[Collected data entries]
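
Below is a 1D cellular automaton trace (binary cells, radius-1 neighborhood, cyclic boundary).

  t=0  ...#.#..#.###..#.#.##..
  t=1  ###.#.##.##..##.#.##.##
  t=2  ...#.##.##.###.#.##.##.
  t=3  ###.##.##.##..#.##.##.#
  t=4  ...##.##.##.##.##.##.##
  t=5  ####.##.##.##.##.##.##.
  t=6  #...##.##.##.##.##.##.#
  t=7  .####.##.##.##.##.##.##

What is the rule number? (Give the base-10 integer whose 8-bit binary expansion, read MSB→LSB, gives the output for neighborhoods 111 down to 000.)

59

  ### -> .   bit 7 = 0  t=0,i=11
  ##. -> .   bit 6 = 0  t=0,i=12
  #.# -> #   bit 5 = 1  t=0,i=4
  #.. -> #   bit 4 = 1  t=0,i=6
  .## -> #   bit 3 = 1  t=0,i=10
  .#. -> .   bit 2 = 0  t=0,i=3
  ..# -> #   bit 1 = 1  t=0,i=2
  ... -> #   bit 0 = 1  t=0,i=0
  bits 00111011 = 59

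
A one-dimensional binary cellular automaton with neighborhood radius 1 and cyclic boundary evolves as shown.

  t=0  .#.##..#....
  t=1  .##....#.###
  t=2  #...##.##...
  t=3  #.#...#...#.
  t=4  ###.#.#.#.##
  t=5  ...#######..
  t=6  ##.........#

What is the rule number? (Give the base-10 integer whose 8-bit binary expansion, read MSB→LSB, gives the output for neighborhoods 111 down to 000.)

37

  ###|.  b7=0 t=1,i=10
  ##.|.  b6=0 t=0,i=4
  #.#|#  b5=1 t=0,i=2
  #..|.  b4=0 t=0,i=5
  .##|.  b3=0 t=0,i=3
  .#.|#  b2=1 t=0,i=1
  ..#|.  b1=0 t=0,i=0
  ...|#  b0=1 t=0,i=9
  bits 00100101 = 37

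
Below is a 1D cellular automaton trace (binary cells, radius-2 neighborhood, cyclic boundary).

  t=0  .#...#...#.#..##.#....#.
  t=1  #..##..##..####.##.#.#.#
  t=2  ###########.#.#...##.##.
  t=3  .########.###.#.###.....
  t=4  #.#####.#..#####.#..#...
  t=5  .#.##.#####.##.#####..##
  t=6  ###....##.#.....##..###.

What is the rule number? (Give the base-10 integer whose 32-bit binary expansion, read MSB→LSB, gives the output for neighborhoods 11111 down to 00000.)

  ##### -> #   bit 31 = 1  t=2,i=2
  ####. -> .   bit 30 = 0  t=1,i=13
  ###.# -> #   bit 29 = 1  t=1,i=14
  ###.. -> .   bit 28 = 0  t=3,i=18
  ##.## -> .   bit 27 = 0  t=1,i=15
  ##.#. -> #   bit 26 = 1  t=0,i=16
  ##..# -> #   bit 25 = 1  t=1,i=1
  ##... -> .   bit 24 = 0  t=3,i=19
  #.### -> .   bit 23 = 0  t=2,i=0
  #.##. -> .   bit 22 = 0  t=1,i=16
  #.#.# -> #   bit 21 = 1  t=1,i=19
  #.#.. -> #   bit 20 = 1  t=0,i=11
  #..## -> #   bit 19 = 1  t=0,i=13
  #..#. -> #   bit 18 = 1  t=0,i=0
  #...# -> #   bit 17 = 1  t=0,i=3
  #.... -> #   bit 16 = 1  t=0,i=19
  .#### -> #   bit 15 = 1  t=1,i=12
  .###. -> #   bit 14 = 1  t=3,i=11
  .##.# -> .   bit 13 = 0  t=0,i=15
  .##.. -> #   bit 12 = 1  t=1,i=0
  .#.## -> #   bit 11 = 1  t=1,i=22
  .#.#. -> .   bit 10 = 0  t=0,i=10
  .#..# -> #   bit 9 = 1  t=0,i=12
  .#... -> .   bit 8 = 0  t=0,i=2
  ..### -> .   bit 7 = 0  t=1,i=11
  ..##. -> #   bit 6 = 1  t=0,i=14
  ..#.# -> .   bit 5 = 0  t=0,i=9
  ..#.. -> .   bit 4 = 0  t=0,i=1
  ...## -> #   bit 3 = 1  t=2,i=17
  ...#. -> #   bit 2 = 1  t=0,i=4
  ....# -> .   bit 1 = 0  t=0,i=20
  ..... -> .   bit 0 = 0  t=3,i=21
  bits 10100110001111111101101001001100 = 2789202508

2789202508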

** Work task **
Pull every line containing "cells" from the entries above and copy it.

** Solution to the exercise **
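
Below is a 1D cellular automaton trace (binary cells, radius-1 neighborhood, cyclic boundary).
Below is a 1D cellular automaton trace (binary cells, radius-2 neighborhood, cyclic boundary).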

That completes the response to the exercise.